Stored data entries
━━━━━━━━━━━━━━━━━━━━
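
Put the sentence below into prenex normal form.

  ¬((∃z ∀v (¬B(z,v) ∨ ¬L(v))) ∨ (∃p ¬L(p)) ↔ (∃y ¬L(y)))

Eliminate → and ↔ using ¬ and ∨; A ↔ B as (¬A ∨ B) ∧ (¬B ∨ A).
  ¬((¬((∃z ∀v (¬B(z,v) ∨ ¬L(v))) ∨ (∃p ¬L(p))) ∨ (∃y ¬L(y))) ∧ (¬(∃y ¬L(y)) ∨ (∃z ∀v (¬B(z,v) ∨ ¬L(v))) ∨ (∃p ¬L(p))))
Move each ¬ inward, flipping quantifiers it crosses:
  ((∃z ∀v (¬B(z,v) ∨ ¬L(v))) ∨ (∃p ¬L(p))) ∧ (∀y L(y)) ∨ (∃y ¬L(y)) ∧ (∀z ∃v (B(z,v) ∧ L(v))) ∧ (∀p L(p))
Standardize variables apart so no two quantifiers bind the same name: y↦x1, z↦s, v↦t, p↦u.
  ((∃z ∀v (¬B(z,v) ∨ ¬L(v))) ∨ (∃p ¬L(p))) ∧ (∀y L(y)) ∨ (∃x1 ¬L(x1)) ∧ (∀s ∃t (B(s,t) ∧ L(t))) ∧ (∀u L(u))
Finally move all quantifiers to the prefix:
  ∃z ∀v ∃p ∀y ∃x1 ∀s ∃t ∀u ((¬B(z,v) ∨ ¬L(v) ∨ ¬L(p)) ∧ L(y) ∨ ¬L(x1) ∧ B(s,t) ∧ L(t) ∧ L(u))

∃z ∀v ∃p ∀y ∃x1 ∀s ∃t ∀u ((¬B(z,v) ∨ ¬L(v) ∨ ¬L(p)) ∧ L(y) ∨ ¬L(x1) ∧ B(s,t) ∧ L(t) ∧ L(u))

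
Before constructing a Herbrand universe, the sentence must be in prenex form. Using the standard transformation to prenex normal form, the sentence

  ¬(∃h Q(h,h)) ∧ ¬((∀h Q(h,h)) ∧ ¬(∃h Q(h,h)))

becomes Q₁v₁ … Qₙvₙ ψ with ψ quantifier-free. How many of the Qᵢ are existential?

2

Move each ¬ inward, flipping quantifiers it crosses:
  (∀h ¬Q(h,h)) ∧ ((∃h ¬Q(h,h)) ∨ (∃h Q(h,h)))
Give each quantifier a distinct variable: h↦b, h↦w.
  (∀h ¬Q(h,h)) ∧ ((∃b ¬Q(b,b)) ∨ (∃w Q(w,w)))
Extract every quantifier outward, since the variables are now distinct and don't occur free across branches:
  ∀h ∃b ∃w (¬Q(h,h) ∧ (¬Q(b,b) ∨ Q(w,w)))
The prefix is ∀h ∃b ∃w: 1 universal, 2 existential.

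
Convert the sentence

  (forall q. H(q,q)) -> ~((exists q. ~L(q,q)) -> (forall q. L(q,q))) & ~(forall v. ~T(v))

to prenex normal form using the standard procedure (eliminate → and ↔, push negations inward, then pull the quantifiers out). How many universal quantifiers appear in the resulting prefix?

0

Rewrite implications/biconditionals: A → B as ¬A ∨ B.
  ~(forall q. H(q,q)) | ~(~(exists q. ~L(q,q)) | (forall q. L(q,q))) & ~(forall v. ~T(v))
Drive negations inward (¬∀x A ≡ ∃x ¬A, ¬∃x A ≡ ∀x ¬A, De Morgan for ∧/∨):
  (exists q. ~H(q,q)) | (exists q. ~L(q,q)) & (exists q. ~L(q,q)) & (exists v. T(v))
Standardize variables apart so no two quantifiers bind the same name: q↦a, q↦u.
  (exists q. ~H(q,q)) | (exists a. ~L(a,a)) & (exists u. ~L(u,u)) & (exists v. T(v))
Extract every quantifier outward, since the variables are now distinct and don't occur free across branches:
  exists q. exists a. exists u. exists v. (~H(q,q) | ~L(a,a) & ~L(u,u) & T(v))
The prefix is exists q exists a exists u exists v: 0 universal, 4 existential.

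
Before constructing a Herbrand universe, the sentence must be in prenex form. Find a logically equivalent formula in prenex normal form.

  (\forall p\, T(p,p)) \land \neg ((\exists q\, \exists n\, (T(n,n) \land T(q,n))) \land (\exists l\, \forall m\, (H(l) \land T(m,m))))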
━━━━━━━━━━━━━━━━━━━━
• **Directions**: The reply should be a precise retyping of all the data.

• **Exercise result**:
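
Put the sentence below into prenex normal form.

  ¬((∃z ∀v (¬B(z,v) ∨ ¬L(v))) ∨ (∃p ¬L(p)) ↔ (∃y ¬L(y)))

Eliminate → and ↔ using ¬ and ∨; A ↔ B as (¬A ∨ B) ∧ (¬B ∨ A).
  ¬((¬((∃z ∀v (¬B(z,v) ∨ ¬L(v))) ∨ (∃p ¬L(p))) ∨ (∃y ¬L(y))) ∧ (¬(∃y ¬L(y)) ∨ (∃z ∀v (¬B(z,v) ∨ ¬L(v))) ∨ (∃p ¬L(p))))
Move each ¬ inward, flipping quantifiers it crosses:
  ((∃z ∀v (¬B(z,v) ∨ ¬L(v))) ∨ (∃p ¬L(p))) ∧ (∀y L(y)) ∨ (∃y ¬L(y)) ∧ (∀z ∃v (B(z,v) ∧ L(v))) ∧ (∀p L(p))
Standardize variables apart so no two quantifiers bind the same name: y↦x1, z↦s, v↦t, p↦u.
  ((∃z ∀v (¬B(z,v) ∨ ¬L(v))) ∨ (∃p ¬L(p))) ∧ (∀y L(y)) ∨ (∃x1 ¬L(x1)) ∧ (∀s ∃t (B(s,t) ∧ L(t))) ∧ (∀u L(u))
Finally move all quantifiers to the prefix:
  ∃z ∀v ∃p ∀y ∃x1 ∀s ∃t ∀u ((¬B(z,v) ∨ ¬L(v) ∨ ¬L(p)) ∧ L(y) ∨ ¬L(x1) ∧ B(s,t) ∧ L(t) ∧ L(u))

∃z ∀v ∃p ∀y ∃x1 ∀s ∃t ∀u ((¬B(z,v) ∨ ¬L(v) ∨ ¬L(p)) ∧ L(y) ∨ ¬L(x1) ∧ B(s,t) ∧ L(t) ∧ L(u))

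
Before constructing a Herbrand universe, the sentence must be in prenex form. Using the standard transformation to prenex normal form, the sentence

  ¬(∃h Q(h,h)) ∧ ¬((∀h Q(h,h)) ∧ ¬(∃h Q(h,h)))

becomes Q₁v₁ … Qₙvₙ ψ with ψ quantifier-free. How many of the Qᵢ are existential?

2

Move each ¬ inward, flipping quantifiers it crosses:
  (∀h ¬Q(h,h)) ∧ ((∃h ¬Q(h,h)) ∨ (∃h Q(h,h)))
Give each quantifier a distinct variable: h↦b, h↦w.
  (∀h ¬Q(h,h)) ∧ ((∃b ¬Q(b,b)) ∨ (∃w Q(w,w)))
Extract every quantifier outward, since the variables are now distinct and don't occur free across branches:
  ∀h ∃b ∃w (¬Q(h,h) ∧ (¬Q(b,b) ∨ Q(w,w)))
The prefix is ∀h ∃b ∃w: 1 universal, 2 existential.

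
Convert the sentence

  (forall q. H(q,q)) -> ~((exists q. ~L(q,q)) -> (forall q. L(q,q))) & ~(forall v. ~T(v))

to prenex normal form using the standard procedure (eliminate → and ↔, push negations inward, then pull the quantifiers out). How many universal quantifiers appear in the resulting prefix?

0

Rewrite implications/biconditionals: A → B as ¬A ∨ B.
  ~(forall q. H(q,q)) | ~(~(exists q. ~L(q,q)) | (forall q. L(q,q))) & ~(forall v. ~T(v))
Drive negations inward (¬∀x A ≡ ∃x ¬A, ¬∃x A ≡ ∀x ¬A, De Morgan for ∧/∨):
  (exists q. ~H(q,q)) | (exists q. ~L(q,q)) & (exists q. ~L(q,q)) & (exists v. T(v))
Standardize variables apart so no two quantifiers bind the same name: q↦a, q↦u.
  (exists q. ~H(q,q)) | (exists a. ~L(a,a)) & (exists u. ~L(u,u)) & (exists v. T(v))
Extract every quantifier outward, since the variables are now distinct and don't occur free across branches:
  exists q. exists a. exists u. exists v. (~H(q,q) | ~L(a,a) & ~L(u,u) & T(v))
The prefix is exists q exists a exists u exists v: 0 universal, 4 existential.

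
Before constructing a Herbrand universe, the sentence must be in prenex form. Find a logically equivalent formula in prenex normal form.

  (\forall p\, T(p,p)) \land \neg ((\exists q\, \exists n\, (T(n,n) \land T(q,n))) \land (\exists l\, \forall m\, (H(l) \land T(m,m))))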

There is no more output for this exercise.